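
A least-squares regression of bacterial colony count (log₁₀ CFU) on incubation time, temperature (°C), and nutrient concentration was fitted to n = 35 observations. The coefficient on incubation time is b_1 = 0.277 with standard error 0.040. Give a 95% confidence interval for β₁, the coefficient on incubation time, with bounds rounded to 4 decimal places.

(0.1954, 0.3586)

df = n − k − 1 = 35 − 3 − 1 = 31.
t* = t_{0.025, 31} = 2.039513.
Margin = t* × SE = 2.039513 × 0.040 = 0.081581.
CI: 0.277 ± 0.081581 → (0.1954, 0.3586).
With 95% confidence, each one-unit increase in incubation time is associated with a change of between 0.1954 and 0.3586 log₁₀ CFU in bacterial colony count, holding the other predictors fixed.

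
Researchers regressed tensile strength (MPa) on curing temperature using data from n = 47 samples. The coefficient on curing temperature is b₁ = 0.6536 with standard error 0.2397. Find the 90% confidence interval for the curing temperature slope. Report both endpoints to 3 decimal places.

df = n − 2 = 47 − 2 = 45.
t* = t_{0.05, 45} = 1.679427.
Margin = t* × SE = 1.679427 × 0.2397 = 0.40256.
CI: 0.6536 ± 0.40256 → (0.251, 1.056).
With 90% confidence, each one-unit increase in curing temperature is associated with a change of between 0.251 and 1.056 MPa in tensile strength.

(0.251, 1.056)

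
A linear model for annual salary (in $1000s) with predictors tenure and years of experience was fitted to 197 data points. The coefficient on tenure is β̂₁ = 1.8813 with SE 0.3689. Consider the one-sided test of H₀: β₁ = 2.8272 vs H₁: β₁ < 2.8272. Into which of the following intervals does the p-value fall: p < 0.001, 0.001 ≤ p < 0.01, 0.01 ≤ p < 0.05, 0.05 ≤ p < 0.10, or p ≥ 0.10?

0.001 ≤ p < 0.01

t = (1.8813 − 2.8272) / 0.3689 = -2.564.
df = n − k − 1 = 197 − 2 − 1 = 194.
One-sided p = P(T_{194} < t) ≈ 0.0056.
So 0.001 ≤ p < 0.01.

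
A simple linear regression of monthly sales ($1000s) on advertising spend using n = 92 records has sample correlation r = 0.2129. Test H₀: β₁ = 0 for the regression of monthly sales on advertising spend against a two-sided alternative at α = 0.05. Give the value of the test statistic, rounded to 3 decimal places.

t = r·√(n − 2)/√(1 − r²) = 0.2129·√90/√0.954674 = 2.067.
df = n − 2 = 90.
Two-sided p ≈ 0.0416, which is < 0.05, so reject H₀.
There is evidence of a linear association between advertising spend and monthly sales.

t = 2.067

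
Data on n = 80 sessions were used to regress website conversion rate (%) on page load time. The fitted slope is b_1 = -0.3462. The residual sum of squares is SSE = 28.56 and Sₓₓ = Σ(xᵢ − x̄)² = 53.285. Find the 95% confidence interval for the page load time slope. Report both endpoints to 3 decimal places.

(-0.511, -0.181)

MSE = SSE/(n − 2) = 28.56/78 = 0.366154.
SE(b_1) = √(MSE/Sₓₓ) = √(0.366154/53.285) = 0.0828952.
df = n − 2 = 78.
t* = t_{0.025, 78} = 1.990847.
Margin = t* × SE = 1.990847 × 0.0828952 = 0.16503.
CI: -0.3462 ± 0.16503 → (-0.511, -0.181).
With 95% confidence, each one-unit increase in page load time is associated with a change of between -0.511 and -0.181 % in website conversion rate.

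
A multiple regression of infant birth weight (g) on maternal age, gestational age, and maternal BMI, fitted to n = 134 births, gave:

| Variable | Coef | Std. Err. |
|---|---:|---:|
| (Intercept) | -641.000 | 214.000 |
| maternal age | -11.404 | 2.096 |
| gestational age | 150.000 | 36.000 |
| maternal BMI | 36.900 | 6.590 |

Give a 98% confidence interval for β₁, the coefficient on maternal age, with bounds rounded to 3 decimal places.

(-16.341, -6.467)

Read off: b = -11.404, SE = 2.096 for maternal age.
df = n − k − 1 = 134 − 3 − 1 = 130.
t* = t_{0.01, 130} = 2.355375.
Margin = t* × SE = 2.355375 × 2.096 = 4.93687.
CI: -11.404 ± 4.93687 → (-16.341, -6.467).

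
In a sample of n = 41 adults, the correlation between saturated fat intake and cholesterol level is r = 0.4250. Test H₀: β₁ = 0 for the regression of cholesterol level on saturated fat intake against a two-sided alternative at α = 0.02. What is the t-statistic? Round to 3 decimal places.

t = r·√(n − 2)/√(1 − r²) = 0.4250·√39/√0.819375 = 2.932.
df = n − 2 = 39.
Two-sided p ≈ 0.0056, which is < 0.02, so reject H₀.
There is evidence of a linear association between saturated fat intake and cholesterol level.

t = 2.932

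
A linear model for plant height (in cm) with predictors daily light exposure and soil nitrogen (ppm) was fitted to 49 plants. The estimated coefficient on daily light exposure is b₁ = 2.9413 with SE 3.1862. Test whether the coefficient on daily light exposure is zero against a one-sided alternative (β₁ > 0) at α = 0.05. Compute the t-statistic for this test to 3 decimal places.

t = 0.923

H₀: β₁ = 0 vs H₁: β₁ > 0.
t = (b₁ − β₁⁰)/SE = 2.9413 / 3.1862 = 0.923.
df = n − k − 1 = 49 − 2 − 1 = 46.
One-sided p ≈ 0.1804, which is ≥ 0.05, so fail to reject H₀.
The data do not give significant evidence that the true slope on daily light exposure is positive, holding the other predictors fixed.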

- Work required
For this task, copy exactly the line with "A multiple regression" and the lines that come after it, stopping at the end of the material above.

- Reply
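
A multiple regression of infant birth weight (g) on maternal age, gestational age, and maternal BMI, fitted to n = 134 births, gave:

| Variable | Coef | Std. Err. |
|---|---:|---:|
| (Intercept) | -641.000 | 214.000 |
| maternal age | -11.404 | 2.096 |
| gestational age | 150.000 | 36.000 |
| maternal BMI | 36.900 | 6.590 |

Give a 98% confidence interval for β₁, the coefficient on maternal age, with bounds rounded to 3 decimal places.

(-16.341, -6.467)

Read off: b = -11.404, SE = 2.096 for maternal age.
df = n − k − 1 = 134 − 3 − 1 = 130.
t* = t_{0.01, 130} = 2.355375.
Margin = t* × SE = 2.355375 × 2.096 = 4.93687.
CI: -11.404 ± 4.93687 → (-16.341, -6.467).

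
In a sample of n = 41 adults, the correlation between saturated fat intake and cholesterol level is r = 0.4250. Test H₀: β₁ = 0 for the regression of cholesterol level on saturated fat intake against a two-sided alternative at α = 0.02. What is the t-statistic? Round to 3 decimal places.

t = r·√(n − 2)/√(1 − r²) = 0.4250·√39/√0.819375 = 2.932.
df = n − 2 = 39.
Two-sided p ≈ 0.0056, which is < 0.02, so reject H₀.
There is evidence of a linear association between saturated fat intake and cholesterol level.

t = 2.932

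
A linear model for plant height (in cm) with predictors daily light exposure and soil nitrogen (ppm) was fitted to 49 plants. The estimated coefficient on daily light exposure is b₁ = 2.9413 with SE 3.1862. Test whether the coefficient on daily light exposure is zero against a one-sided alternative (β₁ > 0) at α = 0.05. Compute the t-statistic for this test to 3 decimal places.

t = 0.923

H₀: β₁ = 0 vs H₁: β₁ > 0.
t = (b₁ − β₁⁰)/SE = 2.9413 / 3.1862 = 0.923.
df = n − k − 1 = 49 − 2 − 1 = 46.
One-sided p ≈ 0.1804, which is ≥ 0.05, so fail to reject H₀.
The data do not give significant evidence that the true slope on daily light exposure is positive, holding the other predictors fixed.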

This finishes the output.